[Records contained in a dataset]
BEGIN

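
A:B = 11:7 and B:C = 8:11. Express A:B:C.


Match B: multiply A:B by 8 → 88:56
Multiply B:C by 7 → 56:77
Combined: 88:56:77
GCD = 1
= 88:56:77

88:56:77


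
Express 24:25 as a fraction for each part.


Total parts = 24 + 25 = 49
First part: 24/49 = 24/49
Second part: 25/49 = 25/49
= 24/49 and 25/49

24/49 and 25/49


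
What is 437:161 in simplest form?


GCD(437, 161) = 23
437/23 : 161/23
= 19:7

19:7


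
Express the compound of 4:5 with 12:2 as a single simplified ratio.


Compound ratio = (4×12) : (5×2)
= 48:10
GCD = 2
= 24:5

24:5


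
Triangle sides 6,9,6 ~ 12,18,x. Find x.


Scale factor = 12/6 = 2
Missing side = 6 × 2
= 12.0

12.0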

END

[EXERCISE INSTRUCTIONS] Please transcribe the lines from the one containing "Express the compound" through the last line of the records. Include both ends and nothing else.

[WRITTEN ANSWER]
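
Express the compound of 4:5 with 12:2 as a single simplified ratio.


Compound ratio = (4×12) : (5×2)
= 48:10
GCD = 2
= 24:5

24:5


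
Triangle sides 6,9,6 ~ 12,18,x. Find x.


Scale factor = 12/6 = 2
Missing side = 6 × 2
= 12.0

12.0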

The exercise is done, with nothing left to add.